■ **Data**:
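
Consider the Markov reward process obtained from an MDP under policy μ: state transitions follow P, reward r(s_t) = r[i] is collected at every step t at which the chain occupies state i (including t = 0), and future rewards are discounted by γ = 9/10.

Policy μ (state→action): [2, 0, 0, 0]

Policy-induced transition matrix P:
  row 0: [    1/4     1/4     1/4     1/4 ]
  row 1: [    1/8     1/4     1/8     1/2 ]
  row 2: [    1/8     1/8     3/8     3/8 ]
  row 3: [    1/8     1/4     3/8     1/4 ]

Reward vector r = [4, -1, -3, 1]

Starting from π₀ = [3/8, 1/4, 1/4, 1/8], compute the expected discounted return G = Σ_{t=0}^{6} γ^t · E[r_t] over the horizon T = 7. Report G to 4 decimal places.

G = -0.0404

t=0: π = [0.3750, 0.2500, 0.2500, 0.1250], E[r] = 0.6250, γ^t·E[r] = 0.625000, running G = 0.625000
t=1: π = [0.1719, 0.2188, 0.2656, 0.3438], E[r] = 0.0156, γ^t·E[r] = 0.014063, running G = 0.639063
t=2: π = [0.1465, 0.2168, 0.2988, 0.3379], E[r] = -0.1895, γ^t·E[r] = -0.153457, running G = 0.485605
t=3: π = [0.1433, 0.2126, 0.3025, 0.3416], E[r] = -0.2053, γ^t·E[r] = -0.149680, running G = 0.335926
t=4: π = [0.1429, 0.2122, 0.3039, 0.3410], E[r] = -0.2113, γ^t·E[r] = -0.138656, running G = 0.197269
t=5: π = [0.1429, 0.2120, 0.3041, 0.3410], E[r] = -0.2118, γ^t·E[r] = -0.125054, running G = 0.072215
t=6: π = [0.1429, 0.2120, 0.3041, 0.3410], E[r] = -0.2120, γ^t·E[r] = -0.112645, running G = -0.040431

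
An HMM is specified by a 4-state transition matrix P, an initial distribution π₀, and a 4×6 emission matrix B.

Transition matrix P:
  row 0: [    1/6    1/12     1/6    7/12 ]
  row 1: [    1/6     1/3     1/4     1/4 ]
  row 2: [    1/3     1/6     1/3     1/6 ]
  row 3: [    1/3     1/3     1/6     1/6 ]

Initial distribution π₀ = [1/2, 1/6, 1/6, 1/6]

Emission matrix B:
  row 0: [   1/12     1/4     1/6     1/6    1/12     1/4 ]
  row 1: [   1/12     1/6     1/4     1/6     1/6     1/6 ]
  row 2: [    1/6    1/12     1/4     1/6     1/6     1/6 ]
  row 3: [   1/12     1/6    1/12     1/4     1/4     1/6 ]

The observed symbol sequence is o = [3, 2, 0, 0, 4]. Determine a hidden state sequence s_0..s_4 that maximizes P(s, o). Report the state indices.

path = [0, 2, 2, 0, 3]

t=0: δ = [8.333e-02, 2.778e-02, 2.778e-02, 4.167e-02]  (obs o_0=3)
t=1: δ = [2.315e-03, 3.472e-03, 3.472e-03, 4.051e-03]  ψ = [0, 3, 0, 0]  (obs o_1=2)
t=2: δ = [1.125e-04, 1.125e-04, 1.929e-04, 1.125e-04]  ψ = [3, 3, 2, 0]  (obs o_2=0)
t=3: δ = [5.358e-06, 3.126e-06, 1.072e-05, 5.470e-06]  ψ = [2, 1, 2, 0]  (obs o_3=0)
t=4: δ = [2.977e-07, 3.039e-07, 5.954e-07, 7.814e-07]  ψ = [2, 3, 2, 0]  (obs o_4=4)
backtrack: best end state = 3; path = [0, 2, 2, 0, 3]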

■ **What needs to be done**:
An exact reproduction of the listing is needed.

■ **Reply**:
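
Consider the Markov reward process obtained from an MDP under policy μ: state transitions follow P, reward r(s_t) = r[i] is collected at every step t at which the chain occupies state i (including t = 0), and future rewards are discounted by γ = 9/10.

Policy μ (state→action): [2, 0, 0, 0]

Policy-induced transition matrix P:
  row 0: [    1/4     1/4     1/4     1/4 ]
  row 1: [    1/8     1/4     1/8     1/2 ]
  row 2: [    1/8     1/8     3/8     3/8 ]
  row 3: [    1/8     1/4     3/8     1/4 ]

Reward vector r = [4, -1, -3, 1]

Starting from π₀ = [3/8, 1/4, 1/4, 1/8], compute the expected discounted return G = Σ_{t=0}^{6} γ^t · E[r_t] over the horizon T = 7. Report G to 4 decimal places.

G = -0.0404

t=0: π = [0.3750, 0.2500, 0.2500, 0.1250], E[r] = 0.6250, γ^t·E[r] = 0.625000, running G = 0.625000
t=1: π = [0.1719, 0.2188, 0.2656, 0.3438], E[r] = 0.0156, γ^t·E[r] = 0.014063, running G = 0.639063
t=2: π = [0.1465, 0.2168, 0.2988, 0.3379], E[r] = -0.1895, γ^t·E[r] = -0.153457, running G = 0.485605
t=3: π = [0.1433, 0.2126, 0.3025, 0.3416], E[r] = -0.2053, γ^t·E[r] = -0.149680, running G = 0.335926
t=4: π = [0.1429, 0.2122, 0.3039, 0.3410], E[r] = -0.2113, γ^t·E[r] = -0.138656, running G = 0.197269
t=5: π = [0.1429, 0.2120, 0.3041, 0.3410], E[r] = -0.2118, γ^t·E[r] = -0.125054, running G = 0.072215
t=6: π = [0.1429, 0.2120, 0.3041, 0.3410], E[r] = -0.2120, γ^t·E[r] = -0.112645, running G = -0.040431

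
An HMM is specified by a 4-state transition matrix P, an initial distribution π₀, and a 4×6 emission matrix B.

Transition matrix P:
  row 0: [    1/6    1/12     1/6    7/12 ]
  row 1: [    1/6     1/3     1/4     1/4 ]
  row 2: [    1/3     1/6     1/3     1/6 ]
  row 3: [    1/3     1/3     1/6     1/6 ]

Initial distribution π₀ = [1/2, 1/6, 1/6, 1/6]

Emission matrix B:
  row 0: [   1/12     1/4     1/6     1/6    1/12     1/4 ]
  row 1: [   1/12     1/6     1/4     1/6     1/6     1/6 ]
  row 2: [    1/6    1/12     1/4     1/6     1/6     1/6 ]
  row 3: [   1/12     1/6    1/12     1/4     1/4     1/6 ]

The observed symbol sequence is o = [3, 2, 0, 0, 4]. Determine a hidden state sequence s_0..s_4 that maximizes P(s, o). Report the state indices.

path = [0, 2, 2, 0, 3]

t=0: δ = [8.333e-02, 2.778e-02, 2.778e-02, 4.167e-02]  (obs o_0=3)
t=1: δ = [2.315e-03, 3.472e-03, 3.472e-03, 4.051e-03]  ψ = [0, 3, 0, 0]  (obs o_1=2)
t=2: δ = [1.125e-04, 1.125e-04, 1.929e-04, 1.125e-04]  ψ = [3, 3, 2, 0]  (obs o_2=0)
t=3: δ = [5.358e-06, 3.126e-06, 1.072e-05, 5.470e-06]  ψ = [2, 1, 2, 0]  (obs o_3=0)
t=4: δ = [2.977e-07, 3.039e-07, 5.954e-07, 7.814e-07]  ψ = [2, 3, 2, 0]  (obs o_4=4)
backtrack: best end state = 3; path = [0, 2, 2, 0, 3]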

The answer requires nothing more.